■ Task statement ■
Scan the listing below for "fall", then report every line that has it.

■ Data extracts ■
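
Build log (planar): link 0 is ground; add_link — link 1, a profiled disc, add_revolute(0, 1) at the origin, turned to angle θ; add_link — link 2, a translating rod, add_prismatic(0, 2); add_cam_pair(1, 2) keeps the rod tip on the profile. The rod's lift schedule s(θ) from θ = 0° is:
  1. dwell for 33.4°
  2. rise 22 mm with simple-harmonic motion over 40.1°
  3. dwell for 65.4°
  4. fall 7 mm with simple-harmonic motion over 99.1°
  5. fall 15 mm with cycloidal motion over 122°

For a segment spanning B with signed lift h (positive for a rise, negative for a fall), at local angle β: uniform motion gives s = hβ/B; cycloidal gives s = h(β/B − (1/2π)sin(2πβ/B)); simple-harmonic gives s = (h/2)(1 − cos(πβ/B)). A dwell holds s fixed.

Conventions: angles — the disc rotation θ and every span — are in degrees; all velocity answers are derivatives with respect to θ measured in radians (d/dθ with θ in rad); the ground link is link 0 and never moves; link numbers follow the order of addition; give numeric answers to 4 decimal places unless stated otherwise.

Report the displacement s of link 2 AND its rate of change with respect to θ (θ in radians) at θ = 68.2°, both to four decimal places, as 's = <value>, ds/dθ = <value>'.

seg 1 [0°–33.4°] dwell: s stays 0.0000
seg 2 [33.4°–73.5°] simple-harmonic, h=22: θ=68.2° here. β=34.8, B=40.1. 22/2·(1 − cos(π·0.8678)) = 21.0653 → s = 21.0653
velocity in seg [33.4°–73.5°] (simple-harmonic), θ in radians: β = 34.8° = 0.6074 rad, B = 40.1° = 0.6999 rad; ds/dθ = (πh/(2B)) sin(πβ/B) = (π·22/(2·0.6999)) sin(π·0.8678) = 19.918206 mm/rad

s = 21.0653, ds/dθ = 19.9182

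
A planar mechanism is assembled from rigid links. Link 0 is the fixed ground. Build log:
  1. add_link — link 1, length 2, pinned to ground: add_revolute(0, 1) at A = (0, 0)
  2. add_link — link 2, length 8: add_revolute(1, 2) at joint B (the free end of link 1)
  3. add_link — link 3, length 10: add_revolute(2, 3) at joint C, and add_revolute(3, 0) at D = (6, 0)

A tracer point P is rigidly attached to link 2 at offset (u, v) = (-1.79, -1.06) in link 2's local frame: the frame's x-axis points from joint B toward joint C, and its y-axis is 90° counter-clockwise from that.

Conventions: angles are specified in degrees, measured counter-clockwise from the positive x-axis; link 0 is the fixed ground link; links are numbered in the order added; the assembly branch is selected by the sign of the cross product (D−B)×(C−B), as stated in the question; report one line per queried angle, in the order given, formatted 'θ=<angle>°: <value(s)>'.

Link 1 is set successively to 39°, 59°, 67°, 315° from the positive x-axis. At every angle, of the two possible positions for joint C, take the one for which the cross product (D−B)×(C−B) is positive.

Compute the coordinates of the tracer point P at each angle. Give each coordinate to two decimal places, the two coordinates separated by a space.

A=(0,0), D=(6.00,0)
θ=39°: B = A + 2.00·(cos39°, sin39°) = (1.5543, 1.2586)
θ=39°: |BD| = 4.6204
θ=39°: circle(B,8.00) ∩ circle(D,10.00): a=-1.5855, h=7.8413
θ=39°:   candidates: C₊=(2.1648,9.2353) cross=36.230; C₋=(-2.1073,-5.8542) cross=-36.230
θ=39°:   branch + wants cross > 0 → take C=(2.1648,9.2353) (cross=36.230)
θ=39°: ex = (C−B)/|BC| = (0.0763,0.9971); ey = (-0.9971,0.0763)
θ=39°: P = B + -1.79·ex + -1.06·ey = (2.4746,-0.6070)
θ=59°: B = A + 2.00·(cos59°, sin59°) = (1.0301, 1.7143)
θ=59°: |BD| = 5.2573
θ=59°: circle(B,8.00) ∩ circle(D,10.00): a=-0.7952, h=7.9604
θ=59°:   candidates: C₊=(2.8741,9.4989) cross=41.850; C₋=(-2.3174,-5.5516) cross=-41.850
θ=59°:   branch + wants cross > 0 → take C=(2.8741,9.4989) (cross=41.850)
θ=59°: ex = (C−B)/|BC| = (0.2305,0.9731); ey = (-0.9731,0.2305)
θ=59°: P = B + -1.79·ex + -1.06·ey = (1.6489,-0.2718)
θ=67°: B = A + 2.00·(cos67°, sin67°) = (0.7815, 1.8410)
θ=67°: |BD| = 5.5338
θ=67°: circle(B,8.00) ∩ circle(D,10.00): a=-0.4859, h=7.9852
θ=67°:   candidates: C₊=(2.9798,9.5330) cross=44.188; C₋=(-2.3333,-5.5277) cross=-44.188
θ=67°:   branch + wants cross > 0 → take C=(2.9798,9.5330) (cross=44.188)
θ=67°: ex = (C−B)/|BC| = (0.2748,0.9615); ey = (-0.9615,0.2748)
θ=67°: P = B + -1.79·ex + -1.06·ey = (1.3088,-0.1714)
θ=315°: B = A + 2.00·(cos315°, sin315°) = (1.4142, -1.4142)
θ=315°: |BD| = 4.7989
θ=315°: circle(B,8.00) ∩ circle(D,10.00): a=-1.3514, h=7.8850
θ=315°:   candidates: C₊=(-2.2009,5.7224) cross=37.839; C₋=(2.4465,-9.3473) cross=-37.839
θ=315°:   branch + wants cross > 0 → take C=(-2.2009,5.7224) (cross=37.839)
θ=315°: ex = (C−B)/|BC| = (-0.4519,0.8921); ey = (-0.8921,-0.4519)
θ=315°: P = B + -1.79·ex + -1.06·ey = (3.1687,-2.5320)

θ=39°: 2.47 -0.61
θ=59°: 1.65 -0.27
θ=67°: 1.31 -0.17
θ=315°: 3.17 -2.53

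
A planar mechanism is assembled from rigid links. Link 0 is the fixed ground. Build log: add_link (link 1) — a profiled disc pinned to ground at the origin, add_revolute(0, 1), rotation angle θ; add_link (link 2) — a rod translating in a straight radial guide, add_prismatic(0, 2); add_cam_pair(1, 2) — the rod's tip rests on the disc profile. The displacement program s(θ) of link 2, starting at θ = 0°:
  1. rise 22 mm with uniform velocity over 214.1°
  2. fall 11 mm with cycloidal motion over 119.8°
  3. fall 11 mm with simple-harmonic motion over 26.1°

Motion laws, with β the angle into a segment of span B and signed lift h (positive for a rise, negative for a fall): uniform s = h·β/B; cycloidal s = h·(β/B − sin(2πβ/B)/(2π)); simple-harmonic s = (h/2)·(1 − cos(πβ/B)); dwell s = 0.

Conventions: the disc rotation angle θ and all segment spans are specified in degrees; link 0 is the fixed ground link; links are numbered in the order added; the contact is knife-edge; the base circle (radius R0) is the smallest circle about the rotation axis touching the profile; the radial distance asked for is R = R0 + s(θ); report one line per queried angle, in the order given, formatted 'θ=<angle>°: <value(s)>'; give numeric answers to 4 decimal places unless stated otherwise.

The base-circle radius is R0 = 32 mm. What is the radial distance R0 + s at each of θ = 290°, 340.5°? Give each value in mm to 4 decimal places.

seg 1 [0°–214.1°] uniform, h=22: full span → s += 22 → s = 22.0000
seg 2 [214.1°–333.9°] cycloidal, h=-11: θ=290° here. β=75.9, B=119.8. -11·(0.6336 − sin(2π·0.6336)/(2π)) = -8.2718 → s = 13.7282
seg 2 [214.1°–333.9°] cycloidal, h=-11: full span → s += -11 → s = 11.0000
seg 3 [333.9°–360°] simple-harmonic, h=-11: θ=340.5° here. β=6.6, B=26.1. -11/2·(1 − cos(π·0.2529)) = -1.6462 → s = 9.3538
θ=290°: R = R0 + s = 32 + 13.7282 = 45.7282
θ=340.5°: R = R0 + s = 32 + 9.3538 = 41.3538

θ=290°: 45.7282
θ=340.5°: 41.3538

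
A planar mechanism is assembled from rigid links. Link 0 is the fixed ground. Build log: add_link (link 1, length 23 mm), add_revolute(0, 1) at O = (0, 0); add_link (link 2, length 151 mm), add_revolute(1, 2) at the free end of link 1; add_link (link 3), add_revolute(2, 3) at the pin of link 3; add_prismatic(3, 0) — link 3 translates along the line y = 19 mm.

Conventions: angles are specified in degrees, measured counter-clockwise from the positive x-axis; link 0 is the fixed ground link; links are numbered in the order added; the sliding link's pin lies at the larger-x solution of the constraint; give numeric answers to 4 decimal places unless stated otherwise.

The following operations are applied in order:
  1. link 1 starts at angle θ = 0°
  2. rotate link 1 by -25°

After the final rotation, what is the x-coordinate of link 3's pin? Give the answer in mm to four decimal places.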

■ Result of this task ■
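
  4. fall 7 mm with simple-harmonic motion over 99.1°
  5. fall 15 mm with cycloidal motion over 122°
For a segment spanning B with signed lift h (positive for a rise, negative for a fall), at local angle β: uniform motion gives s = hβ/B; cycloidal gives s = h(β/B − (1/2π)sin(2πβ/B)); simple-harmonic gives s = (h/2)(1 − cos(πβ/B)). A dwell holds s fixed.
  2. fall 11 mm with cycloidal motion over 119.8°
  3. fall 11 mm with simple-harmonic motion over 26.1°
Motion laws, with β the angle into a segment of span B and signed lift h (positive for a rise, negative for a fall): uniform s = h·β/B; cycloidal s = h·(β/B − sin(2πβ/B)/(2π)); simple-harmonic s = (h/2)·(1 − cos(πβ/B)); dwell s = 0.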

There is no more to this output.